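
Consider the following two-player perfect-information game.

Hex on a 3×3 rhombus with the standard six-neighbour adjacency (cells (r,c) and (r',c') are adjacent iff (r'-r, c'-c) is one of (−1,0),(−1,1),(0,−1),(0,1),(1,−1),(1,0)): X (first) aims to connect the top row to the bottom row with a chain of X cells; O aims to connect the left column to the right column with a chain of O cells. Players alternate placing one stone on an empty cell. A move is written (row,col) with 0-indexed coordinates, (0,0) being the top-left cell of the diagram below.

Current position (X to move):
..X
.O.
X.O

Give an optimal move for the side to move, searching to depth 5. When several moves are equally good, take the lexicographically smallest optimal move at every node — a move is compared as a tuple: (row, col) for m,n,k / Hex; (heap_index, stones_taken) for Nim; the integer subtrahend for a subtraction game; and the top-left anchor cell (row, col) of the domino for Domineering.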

____

Task objective. Give each line of the records above again, unchanged.

Exercise answer.
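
Consider the following two-player perfect-information game.

Hex on a 3×3 rhombus with the standard six-neighbour adjacency (cells (r,c) and (r',c') are adjacent iff (r'-r, c'-c) is one of (−1,0),(−1,1),(0,−1),(0,1),(1,−1),(1,0)): X (first) aims to connect the top row to the bottom row with a chain of X cells; O aims to connect the left column to the right column with a chain of O cells. Players alternate placing one stone on an empty cell. A move is written (row,col) with 0-indexed coordinates, (0,0) being the top-left cell of the diagram below.

Current position (X to move):
..X
.O.
X.O

Give an optimal move for the side to move, searching to depth 5. When several moves are equally good, take the lexicographically smallest optimal move at every node — a move is compared as a tuple: (row, col) for m,n,k / Hex; (heap_index, stones_taken) for Nim; the integer subtrahend for a subtraction game; and the top-left anchor cell (row, col) of the domino for Domineering.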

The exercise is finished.